### [Provided records]
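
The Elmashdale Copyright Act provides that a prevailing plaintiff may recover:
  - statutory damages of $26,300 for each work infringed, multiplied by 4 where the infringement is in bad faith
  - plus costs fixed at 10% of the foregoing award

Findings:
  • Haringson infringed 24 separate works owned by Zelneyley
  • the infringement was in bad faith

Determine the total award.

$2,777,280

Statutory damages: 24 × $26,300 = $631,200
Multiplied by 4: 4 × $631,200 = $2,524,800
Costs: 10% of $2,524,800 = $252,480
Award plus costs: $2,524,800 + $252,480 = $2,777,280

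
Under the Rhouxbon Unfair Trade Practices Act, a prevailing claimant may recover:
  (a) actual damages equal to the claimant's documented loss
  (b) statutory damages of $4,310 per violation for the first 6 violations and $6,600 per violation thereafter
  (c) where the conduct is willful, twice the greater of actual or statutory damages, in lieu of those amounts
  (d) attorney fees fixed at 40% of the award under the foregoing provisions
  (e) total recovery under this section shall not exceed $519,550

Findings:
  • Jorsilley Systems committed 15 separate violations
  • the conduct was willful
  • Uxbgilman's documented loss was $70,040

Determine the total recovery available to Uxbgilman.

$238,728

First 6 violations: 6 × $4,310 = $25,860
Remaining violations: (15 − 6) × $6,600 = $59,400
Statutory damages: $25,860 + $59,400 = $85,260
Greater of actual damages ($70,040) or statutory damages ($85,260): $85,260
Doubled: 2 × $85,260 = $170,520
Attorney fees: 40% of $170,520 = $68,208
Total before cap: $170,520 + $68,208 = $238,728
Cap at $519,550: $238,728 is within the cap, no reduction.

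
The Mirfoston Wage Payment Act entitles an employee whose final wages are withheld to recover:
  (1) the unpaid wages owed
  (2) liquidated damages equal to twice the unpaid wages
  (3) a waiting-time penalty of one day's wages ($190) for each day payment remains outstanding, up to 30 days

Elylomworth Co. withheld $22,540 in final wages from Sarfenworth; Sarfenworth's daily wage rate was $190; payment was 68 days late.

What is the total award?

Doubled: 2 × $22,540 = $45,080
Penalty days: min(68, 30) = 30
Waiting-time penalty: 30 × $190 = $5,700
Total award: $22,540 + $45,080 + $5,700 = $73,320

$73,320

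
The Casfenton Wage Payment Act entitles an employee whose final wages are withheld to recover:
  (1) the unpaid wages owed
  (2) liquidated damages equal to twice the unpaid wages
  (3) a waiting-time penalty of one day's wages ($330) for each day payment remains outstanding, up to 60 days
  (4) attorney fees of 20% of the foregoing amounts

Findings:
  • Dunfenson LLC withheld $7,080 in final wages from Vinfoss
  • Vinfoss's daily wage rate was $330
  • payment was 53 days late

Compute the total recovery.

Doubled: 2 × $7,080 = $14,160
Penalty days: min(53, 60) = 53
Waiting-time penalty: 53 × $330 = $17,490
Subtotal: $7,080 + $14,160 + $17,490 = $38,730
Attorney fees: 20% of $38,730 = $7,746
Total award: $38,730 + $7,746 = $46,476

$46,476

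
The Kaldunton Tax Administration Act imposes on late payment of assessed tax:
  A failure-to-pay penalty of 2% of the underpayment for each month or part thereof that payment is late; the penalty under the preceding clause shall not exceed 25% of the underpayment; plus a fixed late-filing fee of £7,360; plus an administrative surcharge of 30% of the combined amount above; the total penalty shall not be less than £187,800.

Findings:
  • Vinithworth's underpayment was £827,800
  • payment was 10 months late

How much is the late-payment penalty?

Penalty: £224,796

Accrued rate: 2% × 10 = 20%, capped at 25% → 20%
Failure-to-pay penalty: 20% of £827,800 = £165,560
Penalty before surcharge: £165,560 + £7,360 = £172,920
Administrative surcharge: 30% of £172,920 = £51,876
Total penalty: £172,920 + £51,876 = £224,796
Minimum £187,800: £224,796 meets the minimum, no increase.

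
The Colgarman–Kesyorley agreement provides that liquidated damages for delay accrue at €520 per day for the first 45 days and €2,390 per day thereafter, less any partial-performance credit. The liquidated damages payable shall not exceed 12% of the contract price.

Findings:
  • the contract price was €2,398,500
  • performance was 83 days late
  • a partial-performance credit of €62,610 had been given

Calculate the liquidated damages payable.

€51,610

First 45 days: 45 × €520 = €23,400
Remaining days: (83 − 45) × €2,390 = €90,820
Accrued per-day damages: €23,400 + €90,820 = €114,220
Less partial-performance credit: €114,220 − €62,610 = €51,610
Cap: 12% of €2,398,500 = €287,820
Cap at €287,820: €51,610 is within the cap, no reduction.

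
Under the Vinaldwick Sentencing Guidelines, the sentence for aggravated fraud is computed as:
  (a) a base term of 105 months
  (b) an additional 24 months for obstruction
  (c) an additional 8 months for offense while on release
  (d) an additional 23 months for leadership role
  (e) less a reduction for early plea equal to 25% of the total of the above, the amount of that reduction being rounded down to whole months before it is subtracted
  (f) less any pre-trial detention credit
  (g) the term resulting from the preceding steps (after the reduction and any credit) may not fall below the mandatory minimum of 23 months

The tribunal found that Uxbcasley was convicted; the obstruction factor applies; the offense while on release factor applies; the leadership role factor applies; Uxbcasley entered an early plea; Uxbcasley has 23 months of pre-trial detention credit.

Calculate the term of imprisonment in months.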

### [What you are asked to do]
Your task is to restate, word for word, the lines from the beginning of the records to the line with "(d) attorney fees", inclusive.

### [Your solution]
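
The Elmashdale Copyright Act provides that a prevailing plaintiff may recover:
  - statutory damages of $26,300 for each work infringed, multiplied by 4 where the infringement is in bad faith
  - plus costs fixed at 10% of the foregoing award

Findings:
  • Haringson infringed 24 separate works owned by Zelneyley
  • the infringement was in bad faith

Determine the total award.

$2,777,280

Statutory damages: 24 × $26,300 = $631,200
Multiplied by 4: 4 × $631,200 = $2,524,800
Costs: 10% of $2,524,800 = $252,480
Award plus costs: $2,524,800 + $252,480 = $2,777,280

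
Under the Rhouxbon Unfair Trade Practices Act, a prevailing claimant may recover:
  (a) actual damages equal to the claimant's documented loss
  (b) statutory damages of $4,310 per violation for the first 6 violations and $6,600 per violation thereafter
  (c) where the conduct is willful, twice the greater of actual or statutory damages, in lieu of those amounts
  (d) attorney fees fixed at 40% of the award under the foregoing provisions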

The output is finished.